>>>

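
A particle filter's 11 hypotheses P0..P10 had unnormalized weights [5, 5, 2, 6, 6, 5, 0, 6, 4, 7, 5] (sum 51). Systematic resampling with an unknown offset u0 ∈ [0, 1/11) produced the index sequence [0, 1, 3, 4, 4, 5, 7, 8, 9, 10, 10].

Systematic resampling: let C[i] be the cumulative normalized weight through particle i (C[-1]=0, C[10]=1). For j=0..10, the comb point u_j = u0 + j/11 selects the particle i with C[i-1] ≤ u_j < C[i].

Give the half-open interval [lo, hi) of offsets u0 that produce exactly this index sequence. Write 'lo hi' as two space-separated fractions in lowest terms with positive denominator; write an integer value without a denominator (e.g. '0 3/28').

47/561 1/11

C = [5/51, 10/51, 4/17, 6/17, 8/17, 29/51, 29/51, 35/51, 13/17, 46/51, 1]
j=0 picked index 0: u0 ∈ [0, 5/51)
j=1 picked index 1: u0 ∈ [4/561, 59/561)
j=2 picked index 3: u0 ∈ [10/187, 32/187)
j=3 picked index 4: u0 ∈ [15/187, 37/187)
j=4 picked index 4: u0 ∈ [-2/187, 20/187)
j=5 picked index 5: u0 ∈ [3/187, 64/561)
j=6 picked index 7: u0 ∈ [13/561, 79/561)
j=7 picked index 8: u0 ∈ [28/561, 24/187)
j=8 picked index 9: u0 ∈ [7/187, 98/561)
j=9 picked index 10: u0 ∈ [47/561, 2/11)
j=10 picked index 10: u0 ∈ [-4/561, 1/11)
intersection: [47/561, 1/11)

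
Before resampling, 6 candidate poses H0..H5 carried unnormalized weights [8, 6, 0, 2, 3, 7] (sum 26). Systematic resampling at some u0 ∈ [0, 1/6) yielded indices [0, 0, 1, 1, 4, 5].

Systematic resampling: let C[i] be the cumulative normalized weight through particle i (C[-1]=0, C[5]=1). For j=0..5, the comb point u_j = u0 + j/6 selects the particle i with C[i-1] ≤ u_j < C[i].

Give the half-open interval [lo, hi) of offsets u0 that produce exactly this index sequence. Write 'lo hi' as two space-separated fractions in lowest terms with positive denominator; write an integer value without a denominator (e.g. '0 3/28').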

<<<
>>>

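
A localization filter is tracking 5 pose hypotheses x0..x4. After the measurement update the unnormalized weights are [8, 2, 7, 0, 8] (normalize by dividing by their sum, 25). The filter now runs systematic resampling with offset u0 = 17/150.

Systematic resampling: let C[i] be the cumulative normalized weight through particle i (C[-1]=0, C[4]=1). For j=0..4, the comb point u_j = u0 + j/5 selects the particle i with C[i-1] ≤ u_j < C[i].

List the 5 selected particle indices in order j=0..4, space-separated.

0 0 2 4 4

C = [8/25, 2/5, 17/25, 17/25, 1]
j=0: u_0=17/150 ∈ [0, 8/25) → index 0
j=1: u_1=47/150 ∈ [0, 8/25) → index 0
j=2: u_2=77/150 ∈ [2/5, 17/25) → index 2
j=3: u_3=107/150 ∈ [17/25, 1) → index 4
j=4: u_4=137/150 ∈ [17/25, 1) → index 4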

<<<

◆ Prompt: After locating the line with "A particle filter's" above, return that line and every later line through the one with "i (C[-1]=0, C[10]=1).", word for word and with nothing else.

◆ Task response:
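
A particle filter's 11 hypotheses P0..P10 had unnormalized weights [5, 5, 2, 6, 6, 5, 0, 6, 4, 7, 5] (sum 51). Systematic resampling with an unknown offset u0 ∈ [0, 1/11) produced the index sequence [0, 1, 3, 4, 4, 5, 7, 8, 9, 10, 10].

Systematic resampling: let C[i] be the cumulative normalized weight through particle i (C[-1]=0, C[10]=1). For j=0..10, the comb point u_j = u0 + j/11 selects the particle i with C[i-1] ≤ u_j < C[i].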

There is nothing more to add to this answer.